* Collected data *
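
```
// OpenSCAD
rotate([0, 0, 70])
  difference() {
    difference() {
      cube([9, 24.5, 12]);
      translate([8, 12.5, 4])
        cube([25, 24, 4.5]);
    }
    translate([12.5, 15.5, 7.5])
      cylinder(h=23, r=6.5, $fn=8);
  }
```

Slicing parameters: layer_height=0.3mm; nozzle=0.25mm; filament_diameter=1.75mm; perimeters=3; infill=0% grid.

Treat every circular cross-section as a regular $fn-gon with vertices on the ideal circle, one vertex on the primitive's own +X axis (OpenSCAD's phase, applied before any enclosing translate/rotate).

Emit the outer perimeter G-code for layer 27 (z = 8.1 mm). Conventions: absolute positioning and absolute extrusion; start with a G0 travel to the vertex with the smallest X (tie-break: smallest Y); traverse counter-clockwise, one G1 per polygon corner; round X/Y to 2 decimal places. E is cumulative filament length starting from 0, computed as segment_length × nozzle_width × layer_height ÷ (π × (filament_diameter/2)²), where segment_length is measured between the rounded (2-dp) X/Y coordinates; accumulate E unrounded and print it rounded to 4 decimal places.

G0 X-23.02 Y8.38 Z8.10
G1 X0.00 Y0.00 E0.7639
G1 X3.08 Y8.46 E1.0446
G1 X-6.74 Y12.03 E1.3704
G1 X-7.54 Y11.16 E1.4073
G1 X-12.51 Y10.94 E1.5624
G1 X-16.18 Y14.30 E1.7175
G1 X-16.19 Y14.40 E1.7207
G1 X-20.29 Y15.90 E1.8568
G1 X-23.02 Y8.38 E2.1063

At z = 8.1 mm: the cube (footprint 9×24.5) is included at this height; the 25×24 cube at (8, 12.5) contributes its full rectangle; Taking the first minus the rest: starting from the 9×24.5 cube, the 25×24 cube at (8, 12.5) partially overlaps it — only the 12.00 mm² overlap (of its 600.00 mm²) is removed, clipping the outline — 1 connected region; the r=6.5 cylinder at (12.5, 15.5) contributes a regular 8-gon of circumradius 6.5; Taking the first minus the rest: starting from the result so far, the r=6.5 cylinder at (12.5, 15.5) partially overlaps it — only the 11.48 mm² overlap (of its 119.50 mm²) is removed, clipping the outline — 1 connected region; (rotated 70° about Z; rotation is an isometry so areas/perimeters/island counts are preserved). The outline is a single polygon with 9 vertices. Extrusion per mm of travel: 0.25 × 0.3 / (π × 0.875²) = 0.031181. Accumulating E over each segment gives final E = 2.1063.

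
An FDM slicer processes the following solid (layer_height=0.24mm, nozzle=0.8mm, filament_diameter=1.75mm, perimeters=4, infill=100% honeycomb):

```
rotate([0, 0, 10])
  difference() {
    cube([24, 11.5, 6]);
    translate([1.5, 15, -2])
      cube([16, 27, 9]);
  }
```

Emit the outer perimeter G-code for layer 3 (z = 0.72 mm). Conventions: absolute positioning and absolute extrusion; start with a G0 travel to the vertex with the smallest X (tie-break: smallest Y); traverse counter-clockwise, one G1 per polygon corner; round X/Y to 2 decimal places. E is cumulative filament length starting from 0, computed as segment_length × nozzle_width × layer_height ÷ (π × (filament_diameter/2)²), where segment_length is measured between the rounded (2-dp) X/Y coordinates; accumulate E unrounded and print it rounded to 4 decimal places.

At z = 0.72 mm: the cube (footprint 24×11.5) is included at this height; the cube at (1.5, 15) is present — its section is the full 16×27 rectangle; After the difference (first − rest): starting from the 24×11.5 cube, the 16×27 cube at (1.5, 15) misses the remaining region (no effect) — 1 connected region; (rotated 10° about Z; rotation is an isometry so areas/perimeters/island counts are preserved). The outline is a single polygon with 4 vertices. Extrusion per mm of travel: 0.8 × 0.24 / (π × 0.875²) = 0.079824. Accumulating E over each segment gives final E = 5.6682.

G0 X-2.00 Y11.33 Z0.72
G1 X0.00 Y0.00 E0.9184
G1 X23.64 Y4.17 E2.8346
G1 X21.64 Y15.49 E3.7522
G1 X-2.00 Y11.33 E5.6682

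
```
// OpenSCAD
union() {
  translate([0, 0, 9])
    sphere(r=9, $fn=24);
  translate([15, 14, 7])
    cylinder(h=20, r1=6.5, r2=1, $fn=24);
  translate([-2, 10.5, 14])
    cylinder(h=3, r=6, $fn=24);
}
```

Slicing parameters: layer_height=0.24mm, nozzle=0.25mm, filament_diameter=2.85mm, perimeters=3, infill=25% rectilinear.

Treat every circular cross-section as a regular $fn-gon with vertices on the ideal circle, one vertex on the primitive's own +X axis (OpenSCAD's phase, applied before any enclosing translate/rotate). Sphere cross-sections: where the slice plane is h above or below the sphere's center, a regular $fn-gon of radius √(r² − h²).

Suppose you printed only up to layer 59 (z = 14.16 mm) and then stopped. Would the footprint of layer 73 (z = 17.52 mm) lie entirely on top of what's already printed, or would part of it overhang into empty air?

Compare the two slices. At z = 14.16: the r=9 sphere contributes a regular 24-gon of circumradius √(9²−5.16²) = 7.374 (area = (24/2)·7.374²·sin(360°/24) = 168.88 mm²); the cone at (15, 14) (r1=6.5→r2=1) has section circumradius 4.531 here — a regular 24-gon (area = (24/2)·4.531²·sin(360°/24) = 63.76 mm²); the cylinder at (-2, 10.5): section is a regular 24-gon, circumradius r=6 (area = (24/2)·6.000²·sin(360°/24) = 111.81 mm²); Merging all regions: the regions partially overlap — summed areas 344.45 mm² minus the doubly-counted overlap 13.96 mm² gives 330.49 mm² — area = 330.49 mm². At z = 17.52: the r=9 sphere contributes a regular 24-gon of circumradius √(9²−8.52²) = 2.900 (area = (24/2)·2.900²·sin(360°/24) = 26.12 mm²); the cone at (15, 14) contributes a regular 24-gon of circumradius 3.607 (interpolated between r1=6.5 and r2=1 at t=0.526) (area = (24/2)·3.607²·sin(360°/24) = 40.41 mm²); the cylinder at (-2, 10.5) is not intersected at this z (z outside [14, 17]); Merging all regions: the 2 present regions are separate (no shared area or edge), so areas and boundary lengths simply add and each stays a separate island — area = 66.53 mm². Checking containment: the cross-section at z = 17.52 is a subset of the cross-section at z = 14.16.

entirely on top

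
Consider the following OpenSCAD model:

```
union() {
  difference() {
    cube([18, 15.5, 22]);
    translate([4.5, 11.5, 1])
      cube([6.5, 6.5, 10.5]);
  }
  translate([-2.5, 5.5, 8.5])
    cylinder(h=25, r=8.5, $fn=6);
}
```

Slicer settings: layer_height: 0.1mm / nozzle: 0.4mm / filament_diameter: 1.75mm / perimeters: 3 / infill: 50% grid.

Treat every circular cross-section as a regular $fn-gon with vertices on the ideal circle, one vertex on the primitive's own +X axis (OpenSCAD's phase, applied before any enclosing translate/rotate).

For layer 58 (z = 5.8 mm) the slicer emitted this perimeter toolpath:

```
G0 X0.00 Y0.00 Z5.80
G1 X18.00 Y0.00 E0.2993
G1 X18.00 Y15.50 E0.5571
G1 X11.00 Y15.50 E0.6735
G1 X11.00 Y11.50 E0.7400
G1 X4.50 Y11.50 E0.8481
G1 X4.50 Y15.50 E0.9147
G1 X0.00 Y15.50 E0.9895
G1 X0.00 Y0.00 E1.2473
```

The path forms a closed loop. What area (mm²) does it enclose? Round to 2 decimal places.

253.00 mm²

Apply the shoelace formula to the sequence of (X, Y) vertices; enclosed area = 253.00 mm².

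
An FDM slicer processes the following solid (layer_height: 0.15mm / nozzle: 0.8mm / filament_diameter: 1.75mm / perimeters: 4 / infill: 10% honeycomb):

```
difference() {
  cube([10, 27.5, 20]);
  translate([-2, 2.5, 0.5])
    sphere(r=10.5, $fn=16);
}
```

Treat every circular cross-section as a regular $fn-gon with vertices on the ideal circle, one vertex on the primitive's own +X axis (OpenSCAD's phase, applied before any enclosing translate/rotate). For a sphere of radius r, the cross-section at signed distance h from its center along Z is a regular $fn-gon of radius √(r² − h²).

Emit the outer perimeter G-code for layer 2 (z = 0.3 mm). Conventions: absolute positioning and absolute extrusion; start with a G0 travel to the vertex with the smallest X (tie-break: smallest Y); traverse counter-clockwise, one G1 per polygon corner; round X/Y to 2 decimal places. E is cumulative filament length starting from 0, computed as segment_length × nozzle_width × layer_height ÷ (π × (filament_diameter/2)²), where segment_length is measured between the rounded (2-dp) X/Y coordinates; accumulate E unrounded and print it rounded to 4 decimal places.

G0 X0.00 Y12.60 Z0.30
G1 X2.02 Y12.20 E0.1027
G1 X5.42 Y9.92 E0.3070
G1 X7.70 Y6.52 E0.5112
G1 X8.50 Y2.50 E0.7157
G1 X8.00 Y0.00 E0.8429
G1 X10.00 Y0.00 E0.9427
G1 X10.00 Y27.50 E2.3147
G1 X0.00 Y27.50 E2.8136
G1 X0.00 Y12.60 E3.5569

At z = 0.3 mm: the cube is present — its section is the full 10×27.5 rectangle; the r=10.5 sphere at (-2, 2.5) contributes a regular 16-gon of circumradius √(10.5²−0.2²) = 10.498; Subtracting the remaining from the first: starting from the 10×27.5 cube, the r=10.5 sphere at (-2, 2.5) partially overlaps it — only the 84.38 mm² overlap (of its 337.40 mm²) is removed, clipping the outline — 1 connected region. The outline is a single polygon with 9 vertices. Extrusion per mm of travel: 0.8 × 0.15 / (π × 0.875²) = 0.049890. Accumulating E over each segment gives final E = 3.5569.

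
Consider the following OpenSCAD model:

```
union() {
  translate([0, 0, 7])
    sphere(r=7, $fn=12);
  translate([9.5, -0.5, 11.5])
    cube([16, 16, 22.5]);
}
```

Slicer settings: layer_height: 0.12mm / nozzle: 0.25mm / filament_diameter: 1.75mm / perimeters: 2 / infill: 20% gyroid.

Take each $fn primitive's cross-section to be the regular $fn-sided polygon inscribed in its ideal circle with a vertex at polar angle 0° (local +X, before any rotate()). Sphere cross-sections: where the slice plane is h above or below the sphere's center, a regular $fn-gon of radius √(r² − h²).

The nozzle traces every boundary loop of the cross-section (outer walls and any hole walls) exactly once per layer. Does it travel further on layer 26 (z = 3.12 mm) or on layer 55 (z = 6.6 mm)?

Layer 26 (z = 3.12): the r=7 sphere slices to a regular 12-gon of circumradius 5.826 (√(r²−h²) with h=3.88 from center) (perimeter = 2·12·5.826·sin(180°/12) = 36.19 mm); the cube at (9.5, -0.5) is absent (z outside [11.5, 34]); Combining (union): only the r=7 sphere is present, so the union is just that shape — boundary = 36.19 mm. So its perimeter = 36.19 mm. Layer 55 (z = 6.6): the r=7 sphere slices to a regular 12-gon of circumradius 6.989 (√(r²−h²) with h=0.4 from center) (perimeter = 2·12·6.989·sin(180°/12) = 43.41 mm); the cube at (9.5, -0.5) does not reach this height (z outside [11.5, 34]); Merging all regions: only the r=7 sphere is present, so the union is just that shape — boundary = 43.41 mm. So its perimeter = 43.41 mm. Layer 55 is larger (43.41 vs 36.19 mm).

layer 55 (z = 6.6 mm)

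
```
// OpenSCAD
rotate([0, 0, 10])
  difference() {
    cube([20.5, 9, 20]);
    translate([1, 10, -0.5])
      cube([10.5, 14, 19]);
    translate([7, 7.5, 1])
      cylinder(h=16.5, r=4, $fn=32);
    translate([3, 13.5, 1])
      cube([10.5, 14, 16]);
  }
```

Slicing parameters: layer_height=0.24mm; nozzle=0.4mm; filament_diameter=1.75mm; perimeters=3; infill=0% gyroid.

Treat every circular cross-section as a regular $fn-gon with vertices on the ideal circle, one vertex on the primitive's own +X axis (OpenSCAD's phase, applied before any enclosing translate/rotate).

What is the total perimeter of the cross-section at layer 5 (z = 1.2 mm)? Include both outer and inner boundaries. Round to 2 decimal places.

At z = 1.2 mm: the cube (footprint 20.5×9) is included at this height (perimeter 59.00 mm); the cube at (1, 10) (footprint 10.5×14) is included at this height (perimeter 49.00 mm); the cylinder at (7, 7.5): section is a regular 32-gon, circumradius r=4 (perimeter = 2·32·4.000·sin(180°/32) = 25.09 mm); the 10.5×14 cube at (3, 13.5) contributes its full rectangle (perimeter 49.00 mm); Taking the first minus the rest: starting from the 20.5×9 cube, the 10.5×14 cube at (1, 10) misses the remaining region (no effect); the r=4 cylinder at (7, 7.5) partially overlaps it — only the 36.64 mm² overlap (of its 49.94 mm²) is removed, clipping the outline; the 10.5×14 cube at (3, 13.5) misses the remaining region (no effect) — boundary = 67.21 mm; (whole slice rotated 10° about Z — lengths, areas and connectivity unchanged). Overall, the cross-section is a single solid region. Total boundary length (outer) = 67.21 mm.

67.21 mm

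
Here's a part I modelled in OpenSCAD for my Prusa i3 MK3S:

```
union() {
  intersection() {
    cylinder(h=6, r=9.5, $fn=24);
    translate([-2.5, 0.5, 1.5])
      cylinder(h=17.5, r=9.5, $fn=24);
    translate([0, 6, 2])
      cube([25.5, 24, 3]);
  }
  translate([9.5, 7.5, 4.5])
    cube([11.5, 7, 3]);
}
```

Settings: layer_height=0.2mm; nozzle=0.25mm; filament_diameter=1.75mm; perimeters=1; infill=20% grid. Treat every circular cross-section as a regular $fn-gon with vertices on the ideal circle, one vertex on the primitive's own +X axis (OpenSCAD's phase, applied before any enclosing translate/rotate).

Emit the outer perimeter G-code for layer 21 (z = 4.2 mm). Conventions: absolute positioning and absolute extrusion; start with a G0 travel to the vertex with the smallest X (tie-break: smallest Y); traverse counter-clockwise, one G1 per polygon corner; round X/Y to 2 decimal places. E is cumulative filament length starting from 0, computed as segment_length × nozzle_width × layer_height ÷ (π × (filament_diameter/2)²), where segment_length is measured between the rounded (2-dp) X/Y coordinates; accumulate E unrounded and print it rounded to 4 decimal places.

G0 X0.00 Y6.00 Z4.20
G1 X5.15 Y6.00 E0.1071
G1 X4.22 Y7.22 E0.1389
G1 X2.25 Y8.73 E0.1905
G1 X0.56 Y9.43 E0.2286
G1 X0.00 Y9.50 E0.2403
G1 X0.00 Y6.00 E0.3131

At z = 4.2 mm: the r=9.5 cylinder contributes a regular 24-gon of circumradius 9.5; the r=9.5 cylinder at (-2.5, 0.5) contributes a regular 24-gon of circumradius 9.5; the cube at (0, 6) is present — its section is the full 25.5×24 rectangle; Taking the intersection: the r=9.5 cylinder at (-2.5, 0.5) partially overlaps the r=9.5 cylinder; clipping to the common part keeps 232.28 mm²; the 25.5×24 cube at (0, 6) partially overlaps the running intersection; clipping to the common part keeps 11.59 mm² — 1 connected region; the cube at (9.5, 7.5) is not intersected at this z (z outside [4.5, 7.5]); Taking the union: only that combined region is present, so the union is just that shape — 1 connected region. The outline is a single polygon with 6 vertices. Extrusion per mm of travel: 0.25 × 0.2 / (π × 0.875²) = 0.020788. Accumulating E over each segment gives final E = 0.3131.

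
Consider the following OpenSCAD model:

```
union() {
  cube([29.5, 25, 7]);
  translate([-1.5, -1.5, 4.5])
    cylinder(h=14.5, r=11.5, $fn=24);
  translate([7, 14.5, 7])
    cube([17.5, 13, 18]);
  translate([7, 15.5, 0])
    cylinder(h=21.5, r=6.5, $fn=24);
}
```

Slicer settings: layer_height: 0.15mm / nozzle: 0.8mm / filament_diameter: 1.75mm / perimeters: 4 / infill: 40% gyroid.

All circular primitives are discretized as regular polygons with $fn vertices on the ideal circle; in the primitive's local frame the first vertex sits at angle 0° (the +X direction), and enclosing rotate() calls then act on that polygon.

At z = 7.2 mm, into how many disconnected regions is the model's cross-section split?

At z = 7.2 mm: the cube does not reach this height (z outside [0, 7]); the r=11.5 cylinder at (-1.5, -1.5) contributes a regular 24-gon of circumradius 11.5; the cube at (7, 14.5) is present — its section is the full 17.5×13 rectangle; the r=6.5 cylinder at (7, 15.5) contributes a regular 24-gon of circumradius 6.5; Taking the union: the regions partially overlap (shared area 39.24 mm²), so overlapping operands fuse into one piece — 2 connected regions. The result has 2 disconnected regions.

2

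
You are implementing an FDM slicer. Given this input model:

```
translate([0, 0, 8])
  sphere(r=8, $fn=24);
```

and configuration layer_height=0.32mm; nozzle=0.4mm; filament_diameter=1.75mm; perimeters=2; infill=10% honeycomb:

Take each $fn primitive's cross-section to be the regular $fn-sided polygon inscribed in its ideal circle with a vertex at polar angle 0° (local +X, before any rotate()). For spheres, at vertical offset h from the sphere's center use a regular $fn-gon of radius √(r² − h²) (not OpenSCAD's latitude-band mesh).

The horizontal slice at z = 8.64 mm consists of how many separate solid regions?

1

At z = 8.64 mm: the r=8 sphere slices to a regular 24-gon of circumradius 7.974 (√(r²−h²) with h=0.64 from center). The result has 1 disconnected region.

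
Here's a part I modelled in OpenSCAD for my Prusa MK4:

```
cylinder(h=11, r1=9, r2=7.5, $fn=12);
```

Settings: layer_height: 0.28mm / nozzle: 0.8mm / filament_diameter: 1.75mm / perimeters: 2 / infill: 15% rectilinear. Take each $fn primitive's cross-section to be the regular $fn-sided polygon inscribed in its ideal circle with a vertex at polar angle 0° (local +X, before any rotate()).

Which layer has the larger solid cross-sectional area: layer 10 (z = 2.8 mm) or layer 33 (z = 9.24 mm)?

Layer 10 (z = 2.8): the cone (r1=9→r2=7.5) has section circumradius 8.618 here — a regular 12-gon (area = (12/2)·8.618²·sin(360°/12) = 222.82 mm²). So its area = 222.82 mm². Layer 33 (z = 9.24): the cone: at t=0.840 of its height the radius interpolates to r₁+(r₂−r₁)t = 7.740, giving a regular 12-gon of that circumradius (area = (12/2)·7.740²·sin(360°/12) = 179.72 mm²). So its area = 179.72 mm². Layer 10 is larger (222.82 vs 179.72 mm²).

layer 10 (z = 2.8 mm)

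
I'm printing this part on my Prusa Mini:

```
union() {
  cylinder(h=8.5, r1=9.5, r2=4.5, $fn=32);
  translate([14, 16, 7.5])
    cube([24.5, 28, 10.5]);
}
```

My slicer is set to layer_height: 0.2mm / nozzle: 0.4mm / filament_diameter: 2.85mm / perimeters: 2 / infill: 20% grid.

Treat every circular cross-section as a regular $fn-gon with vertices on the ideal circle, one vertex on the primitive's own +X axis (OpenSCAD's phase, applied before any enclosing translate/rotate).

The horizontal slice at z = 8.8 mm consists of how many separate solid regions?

1

At z = 8.8 mm: the cone is absent (z outside [0, 8.5]); the cube at (14, 16) (footprint 24.5×28) is included at this height; Combining (union): only the 24.5×28 cube at (14, 16) is present, so the union is just that shape — 1 connected region. The result has 1 disconnected region.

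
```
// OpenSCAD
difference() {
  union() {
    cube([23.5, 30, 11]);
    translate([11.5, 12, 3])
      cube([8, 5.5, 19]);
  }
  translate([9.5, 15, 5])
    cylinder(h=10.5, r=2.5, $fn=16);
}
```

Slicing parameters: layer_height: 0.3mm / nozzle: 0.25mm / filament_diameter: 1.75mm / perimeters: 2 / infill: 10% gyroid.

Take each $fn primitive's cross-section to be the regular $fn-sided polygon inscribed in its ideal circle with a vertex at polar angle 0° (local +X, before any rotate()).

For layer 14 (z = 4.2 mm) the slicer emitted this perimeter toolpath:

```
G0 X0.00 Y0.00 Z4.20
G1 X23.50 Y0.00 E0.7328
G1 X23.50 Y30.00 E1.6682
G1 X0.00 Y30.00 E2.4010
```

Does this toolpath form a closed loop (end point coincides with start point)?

no

Start point (G0): (0.00, 0.00). End point (last G1): the path does not return to the start — open.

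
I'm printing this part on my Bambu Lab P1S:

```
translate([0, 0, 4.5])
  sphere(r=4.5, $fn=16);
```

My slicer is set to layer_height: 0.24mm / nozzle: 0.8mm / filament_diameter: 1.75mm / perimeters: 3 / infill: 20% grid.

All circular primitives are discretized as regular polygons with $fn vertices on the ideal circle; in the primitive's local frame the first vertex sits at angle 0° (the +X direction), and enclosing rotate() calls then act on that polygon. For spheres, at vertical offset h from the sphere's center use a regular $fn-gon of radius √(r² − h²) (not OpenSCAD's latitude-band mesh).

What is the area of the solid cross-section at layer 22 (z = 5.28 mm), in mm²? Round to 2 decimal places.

At z = 5.28 mm: the r=4.5 sphere contributes a regular 16-gon of circumradius √(4.5²−0.78²) = 4.432 (area = (16/2)·4.432²·sin(360°/16) = 60.13 mm²). Overall, the cross-section is a single solid region. Net area = 60.13 mm².

60.13 mm²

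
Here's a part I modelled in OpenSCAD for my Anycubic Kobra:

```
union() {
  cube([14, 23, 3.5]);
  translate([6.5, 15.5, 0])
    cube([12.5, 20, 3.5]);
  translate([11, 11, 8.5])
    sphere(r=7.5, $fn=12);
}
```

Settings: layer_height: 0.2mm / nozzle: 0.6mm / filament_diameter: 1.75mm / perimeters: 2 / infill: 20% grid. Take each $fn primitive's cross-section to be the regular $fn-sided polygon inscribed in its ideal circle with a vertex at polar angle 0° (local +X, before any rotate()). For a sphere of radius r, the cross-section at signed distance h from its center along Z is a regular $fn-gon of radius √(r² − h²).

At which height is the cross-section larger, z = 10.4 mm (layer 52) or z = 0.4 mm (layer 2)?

layer 2 (z = 0.4 mm)

Layer 52 (z = 10.4): the cube does not reach this height (z outside [0, 3.5]); the cube at (6.5, 15.5) is not intersected at this z (z outside [0, 3.5]); the r=7.5 sphere at (11, 11) contributes a regular 12-gon of circumradius √(7.5²−1.9²) = 7.255 (area = (12/2)·7.255²·sin(360°/12) = 157.92 mm²); Combining (union): only the r=7.5 sphere at (11, 11) is present, so the union is just that shape — area = 157.92 mm². So its area = 157.92 mm². Layer 2 (z = 0.4): the cube is present — its section is the full 14×23 rectangle (area 322.00 mm²); the cube at (6.5, 15.5) is present — its section is the full 12.5×20 rectangle (area 250.00 mm²); the sphere at (11, 11) does not reach this height (|z−center|=8.100 > r=7.5); Taking the union: the regions partially overlap — summed areas 572.00 mm² minus the doubly-counted overlap 56.25 mm² gives 515.75 mm² — area = 515.75 mm². So its area = 515.75 mm². Layer 2 is larger (515.75 vs 157.92 mm²).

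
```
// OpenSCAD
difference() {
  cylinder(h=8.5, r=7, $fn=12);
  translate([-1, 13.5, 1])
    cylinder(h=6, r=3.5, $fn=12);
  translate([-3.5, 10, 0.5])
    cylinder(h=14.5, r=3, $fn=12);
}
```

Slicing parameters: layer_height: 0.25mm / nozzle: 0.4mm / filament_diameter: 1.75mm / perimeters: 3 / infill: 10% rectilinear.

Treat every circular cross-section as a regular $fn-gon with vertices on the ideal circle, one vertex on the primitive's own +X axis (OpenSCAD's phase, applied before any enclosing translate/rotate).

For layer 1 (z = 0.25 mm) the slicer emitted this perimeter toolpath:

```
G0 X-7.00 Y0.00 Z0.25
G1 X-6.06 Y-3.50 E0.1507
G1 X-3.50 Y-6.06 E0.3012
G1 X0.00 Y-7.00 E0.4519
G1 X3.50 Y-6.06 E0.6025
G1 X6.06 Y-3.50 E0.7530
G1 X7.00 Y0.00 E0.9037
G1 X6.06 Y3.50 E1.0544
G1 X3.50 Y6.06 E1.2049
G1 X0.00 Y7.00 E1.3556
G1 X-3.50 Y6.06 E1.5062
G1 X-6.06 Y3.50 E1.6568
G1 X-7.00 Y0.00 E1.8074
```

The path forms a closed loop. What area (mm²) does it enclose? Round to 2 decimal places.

Apply the shoelace formula to the sequence of (X, Y) vertices; enclosed area = 146.95 mm².

146.95 mm²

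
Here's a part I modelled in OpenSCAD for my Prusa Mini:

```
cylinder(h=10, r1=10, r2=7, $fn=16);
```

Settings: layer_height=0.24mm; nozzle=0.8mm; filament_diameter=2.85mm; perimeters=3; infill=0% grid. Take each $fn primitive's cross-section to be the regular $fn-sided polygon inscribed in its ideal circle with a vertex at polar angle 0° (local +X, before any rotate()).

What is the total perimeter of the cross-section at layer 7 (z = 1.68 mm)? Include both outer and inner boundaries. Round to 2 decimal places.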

* Aim of the task *
Go through the records above and copy each line where "processes" is found.

* Written solution *
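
An FDM slicer processes the following solid (layer_height=0.24mm, nozzle=0.8mm, filament_diameter=1.75mm, perimeters=4, infill=100% honeycomb):
An FDM slicer processes the following solid (layer_height: 0.15mm / nozzle: 0.8mm / filament_diameter: 1.75mm / perimeters: 4 / infill: 10% honeycomb):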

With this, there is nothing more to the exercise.